Among the lines below, copy exactly those from the one with "A single-input single-output" through the one with "The following interconnection", counting both ends.

Dataset entries
= = = = =

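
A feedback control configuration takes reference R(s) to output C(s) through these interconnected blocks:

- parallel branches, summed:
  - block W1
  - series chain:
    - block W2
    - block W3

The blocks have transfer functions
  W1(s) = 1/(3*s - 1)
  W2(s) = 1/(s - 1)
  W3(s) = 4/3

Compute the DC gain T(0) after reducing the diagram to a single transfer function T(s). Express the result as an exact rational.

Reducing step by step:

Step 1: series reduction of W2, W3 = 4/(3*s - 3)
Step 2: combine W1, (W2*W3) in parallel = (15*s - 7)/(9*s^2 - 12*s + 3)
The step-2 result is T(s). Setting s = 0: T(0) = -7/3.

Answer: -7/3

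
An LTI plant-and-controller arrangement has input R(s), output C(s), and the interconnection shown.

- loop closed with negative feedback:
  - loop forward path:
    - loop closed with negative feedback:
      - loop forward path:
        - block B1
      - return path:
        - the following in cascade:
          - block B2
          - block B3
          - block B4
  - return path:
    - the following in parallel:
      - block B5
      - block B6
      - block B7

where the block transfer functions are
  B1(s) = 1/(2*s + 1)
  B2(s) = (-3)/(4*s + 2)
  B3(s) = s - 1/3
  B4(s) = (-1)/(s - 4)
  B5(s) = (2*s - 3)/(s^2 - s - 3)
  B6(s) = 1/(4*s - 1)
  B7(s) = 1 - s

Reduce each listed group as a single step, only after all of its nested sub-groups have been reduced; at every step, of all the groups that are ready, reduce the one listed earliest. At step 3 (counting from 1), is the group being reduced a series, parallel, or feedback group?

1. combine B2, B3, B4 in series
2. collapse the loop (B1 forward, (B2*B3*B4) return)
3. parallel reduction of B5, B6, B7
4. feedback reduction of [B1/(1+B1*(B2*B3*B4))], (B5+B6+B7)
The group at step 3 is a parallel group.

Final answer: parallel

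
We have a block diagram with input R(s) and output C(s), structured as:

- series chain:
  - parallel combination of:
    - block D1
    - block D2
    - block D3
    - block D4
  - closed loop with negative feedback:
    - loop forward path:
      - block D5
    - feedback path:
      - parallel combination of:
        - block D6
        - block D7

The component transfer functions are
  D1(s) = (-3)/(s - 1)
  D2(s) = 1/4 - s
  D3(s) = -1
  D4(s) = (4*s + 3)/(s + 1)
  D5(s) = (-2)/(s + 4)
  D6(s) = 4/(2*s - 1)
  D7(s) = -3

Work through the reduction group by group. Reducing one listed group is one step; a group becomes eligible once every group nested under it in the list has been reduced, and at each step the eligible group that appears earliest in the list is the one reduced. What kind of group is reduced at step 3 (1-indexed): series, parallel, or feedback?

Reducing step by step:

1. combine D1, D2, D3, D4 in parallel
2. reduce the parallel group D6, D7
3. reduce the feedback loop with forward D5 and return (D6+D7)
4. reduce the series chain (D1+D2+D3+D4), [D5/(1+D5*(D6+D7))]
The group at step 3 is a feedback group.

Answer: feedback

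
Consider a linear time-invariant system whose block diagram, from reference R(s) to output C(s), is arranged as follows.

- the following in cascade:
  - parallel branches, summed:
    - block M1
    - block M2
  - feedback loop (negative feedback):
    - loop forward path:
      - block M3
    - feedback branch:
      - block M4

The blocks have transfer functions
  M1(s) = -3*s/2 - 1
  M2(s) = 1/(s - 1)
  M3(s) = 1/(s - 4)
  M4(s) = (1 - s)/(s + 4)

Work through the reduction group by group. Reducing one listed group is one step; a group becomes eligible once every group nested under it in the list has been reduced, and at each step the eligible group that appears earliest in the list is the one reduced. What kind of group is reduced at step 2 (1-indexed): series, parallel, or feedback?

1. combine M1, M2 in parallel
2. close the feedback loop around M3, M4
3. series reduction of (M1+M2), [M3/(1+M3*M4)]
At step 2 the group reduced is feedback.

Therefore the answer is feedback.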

= = = = =

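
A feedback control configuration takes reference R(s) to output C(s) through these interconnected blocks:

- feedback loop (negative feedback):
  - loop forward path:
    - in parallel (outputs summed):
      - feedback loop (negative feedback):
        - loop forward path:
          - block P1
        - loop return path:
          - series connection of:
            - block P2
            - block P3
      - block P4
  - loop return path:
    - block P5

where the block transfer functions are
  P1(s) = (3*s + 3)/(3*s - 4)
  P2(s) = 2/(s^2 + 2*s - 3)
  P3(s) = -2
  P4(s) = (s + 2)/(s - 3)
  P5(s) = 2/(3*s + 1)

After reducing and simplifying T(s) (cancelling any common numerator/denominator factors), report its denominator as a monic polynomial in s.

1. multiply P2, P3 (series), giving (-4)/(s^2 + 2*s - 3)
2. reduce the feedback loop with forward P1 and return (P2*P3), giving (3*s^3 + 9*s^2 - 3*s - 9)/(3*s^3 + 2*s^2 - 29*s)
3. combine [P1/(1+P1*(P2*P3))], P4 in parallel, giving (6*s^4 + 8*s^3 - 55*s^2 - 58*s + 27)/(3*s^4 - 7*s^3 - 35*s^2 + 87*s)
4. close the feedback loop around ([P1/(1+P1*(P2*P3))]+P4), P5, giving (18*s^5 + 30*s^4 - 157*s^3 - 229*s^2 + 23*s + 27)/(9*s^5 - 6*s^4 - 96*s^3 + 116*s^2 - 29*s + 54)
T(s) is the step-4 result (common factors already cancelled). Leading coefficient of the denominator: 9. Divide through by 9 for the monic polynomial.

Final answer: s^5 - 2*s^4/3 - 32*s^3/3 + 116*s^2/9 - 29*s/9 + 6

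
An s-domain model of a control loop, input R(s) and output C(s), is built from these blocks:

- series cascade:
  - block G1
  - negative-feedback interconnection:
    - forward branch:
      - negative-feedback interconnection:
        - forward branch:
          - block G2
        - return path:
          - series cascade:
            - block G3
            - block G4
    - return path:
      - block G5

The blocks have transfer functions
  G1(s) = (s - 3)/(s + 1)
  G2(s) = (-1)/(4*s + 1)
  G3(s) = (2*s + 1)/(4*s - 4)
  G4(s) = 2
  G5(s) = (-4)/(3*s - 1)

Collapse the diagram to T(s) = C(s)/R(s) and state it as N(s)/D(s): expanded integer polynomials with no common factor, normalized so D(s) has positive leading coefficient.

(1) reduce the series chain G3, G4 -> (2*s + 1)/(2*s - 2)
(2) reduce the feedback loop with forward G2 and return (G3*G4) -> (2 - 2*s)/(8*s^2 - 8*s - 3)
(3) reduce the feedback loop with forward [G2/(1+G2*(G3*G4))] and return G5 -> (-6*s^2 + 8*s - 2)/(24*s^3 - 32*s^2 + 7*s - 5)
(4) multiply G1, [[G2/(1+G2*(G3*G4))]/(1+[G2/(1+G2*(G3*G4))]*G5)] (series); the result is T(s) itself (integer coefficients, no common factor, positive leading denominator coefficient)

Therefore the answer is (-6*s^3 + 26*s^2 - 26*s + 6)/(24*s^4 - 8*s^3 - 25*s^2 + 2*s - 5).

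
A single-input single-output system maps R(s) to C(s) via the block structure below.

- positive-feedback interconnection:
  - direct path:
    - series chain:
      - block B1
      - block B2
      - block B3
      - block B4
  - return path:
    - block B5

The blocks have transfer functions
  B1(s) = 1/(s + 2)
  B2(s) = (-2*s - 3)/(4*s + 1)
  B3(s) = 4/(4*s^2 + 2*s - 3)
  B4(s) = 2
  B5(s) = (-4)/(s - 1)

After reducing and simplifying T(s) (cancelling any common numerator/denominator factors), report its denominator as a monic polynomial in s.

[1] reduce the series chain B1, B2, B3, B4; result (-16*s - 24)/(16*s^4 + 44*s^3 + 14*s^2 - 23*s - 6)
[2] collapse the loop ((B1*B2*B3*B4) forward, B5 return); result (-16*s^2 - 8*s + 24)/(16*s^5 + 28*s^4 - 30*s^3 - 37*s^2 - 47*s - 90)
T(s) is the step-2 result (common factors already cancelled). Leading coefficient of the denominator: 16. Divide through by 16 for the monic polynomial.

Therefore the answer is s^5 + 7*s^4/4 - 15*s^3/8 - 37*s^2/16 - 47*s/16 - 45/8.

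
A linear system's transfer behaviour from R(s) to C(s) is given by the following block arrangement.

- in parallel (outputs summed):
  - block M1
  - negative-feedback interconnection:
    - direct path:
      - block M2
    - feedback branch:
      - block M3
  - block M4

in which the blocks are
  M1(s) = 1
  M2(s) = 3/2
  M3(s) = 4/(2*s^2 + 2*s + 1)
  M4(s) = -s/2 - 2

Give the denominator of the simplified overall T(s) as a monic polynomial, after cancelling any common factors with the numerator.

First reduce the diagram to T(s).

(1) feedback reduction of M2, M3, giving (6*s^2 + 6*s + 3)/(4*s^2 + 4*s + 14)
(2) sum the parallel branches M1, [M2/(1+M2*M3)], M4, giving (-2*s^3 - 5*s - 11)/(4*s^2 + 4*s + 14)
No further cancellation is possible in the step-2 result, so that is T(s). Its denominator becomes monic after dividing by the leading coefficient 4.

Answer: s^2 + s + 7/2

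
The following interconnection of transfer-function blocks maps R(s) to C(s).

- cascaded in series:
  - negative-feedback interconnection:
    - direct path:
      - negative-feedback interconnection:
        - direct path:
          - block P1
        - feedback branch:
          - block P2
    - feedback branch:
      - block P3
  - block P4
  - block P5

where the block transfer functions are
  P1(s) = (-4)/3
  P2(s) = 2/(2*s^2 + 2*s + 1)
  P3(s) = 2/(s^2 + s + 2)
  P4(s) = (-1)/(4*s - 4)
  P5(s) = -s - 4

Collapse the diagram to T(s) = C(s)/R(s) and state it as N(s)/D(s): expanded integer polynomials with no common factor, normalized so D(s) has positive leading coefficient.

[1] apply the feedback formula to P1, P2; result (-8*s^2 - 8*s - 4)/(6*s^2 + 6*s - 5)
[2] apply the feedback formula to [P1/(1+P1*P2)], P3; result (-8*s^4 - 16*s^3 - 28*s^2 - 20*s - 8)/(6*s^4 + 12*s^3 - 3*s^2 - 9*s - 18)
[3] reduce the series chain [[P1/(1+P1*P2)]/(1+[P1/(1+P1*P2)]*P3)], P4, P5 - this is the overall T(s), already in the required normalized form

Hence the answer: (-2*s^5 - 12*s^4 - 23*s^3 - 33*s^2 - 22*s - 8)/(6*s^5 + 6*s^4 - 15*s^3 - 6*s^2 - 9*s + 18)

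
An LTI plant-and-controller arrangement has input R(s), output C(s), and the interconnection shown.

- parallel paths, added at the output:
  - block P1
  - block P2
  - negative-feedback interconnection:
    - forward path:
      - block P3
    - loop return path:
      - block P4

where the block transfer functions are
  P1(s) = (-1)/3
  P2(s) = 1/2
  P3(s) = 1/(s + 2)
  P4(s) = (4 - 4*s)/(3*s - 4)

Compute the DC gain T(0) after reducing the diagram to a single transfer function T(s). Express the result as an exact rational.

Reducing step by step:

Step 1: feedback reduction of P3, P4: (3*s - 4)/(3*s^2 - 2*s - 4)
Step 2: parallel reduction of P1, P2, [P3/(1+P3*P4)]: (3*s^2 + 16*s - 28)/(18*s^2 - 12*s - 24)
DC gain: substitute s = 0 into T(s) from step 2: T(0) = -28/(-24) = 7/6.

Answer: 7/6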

= = = = =

● **EXERCISE RESULT**
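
A single-input single-output system maps R(s) to C(s) via the block structure below.

- positive-feedback interconnection:
  - direct path:
    - series chain:
      - block B1
      - block B2
      - block B3
      - block B4
  - return path:
    - block B5

The blocks have transfer functions
  B1(s) = 1/(s + 2)
  B2(s) = (-2*s - 3)/(4*s + 1)
  B3(s) = 4/(4*s^2 + 2*s - 3)
  B4(s) = 2
  B5(s) = (-4)/(s - 1)

After reducing and simplifying T(s) (cancelling any common numerator/denominator factors), report its denominator as a monic polynomial in s.

[1] reduce the series chain B1, B2, B3, B4; result (-16*s - 24)/(16*s^4 + 44*s^3 + 14*s^2 - 23*s - 6)
[2] collapse the loop ((B1*B2*B3*B4) forward, B5 return); result (-16*s^2 - 8*s + 24)/(16*s^5 + 28*s^4 - 30*s^3 - 37*s^2 - 47*s - 90)
T(s) is the step-2 result (common factors already cancelled). Leading coefficient of the denominator: 16. Divide through by 16 for the monic polynomial.

Therefore the answer is s^5 + 7*s^4/4 - 15*s^3/8 - 37*s^2/16 - 47*s/16 - 45/8.

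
A linear system's transfer behaviour from R(s) to C(s) is given by the following block arrangement.

- in parallel (outputs summed):
  - block M1
  - negative-feedback interconnection:
    - direct path:
      - block M2
    - feedback branch:
      - block M3
  - block M4

in which the blocks are
  M1(s) = 1
  M2(s) = 3/2
  M3(s) = 4/(2*s^2 + 2*s + 1)
  M4(s) = -s/2 - 2

Give the denominator of the simplified overall T(s) as a monic polynomial, after cancelling any common factors with the numerator.

First reduce the diagram to T(s).

(1) feedback reduction of M2, M3, giving (6*s^2 + 6*s + 3)/(4*s^2 + 4*s + 14)
(2) sum the parallel branches M1, [M2/(1+M2*M3)], M4, giving (-2*s^3 - 5*s - 11)/(4*s^2 + 4*s + 14)
No further cancellation is possible in the step-2 result, so that is T(s). Its denominator becomes monic after dividing by the leading coefficient 4.

Answer: s^2 + s + 7/2

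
The following interconnection of transfer-function blocks maps R(s) to C(s).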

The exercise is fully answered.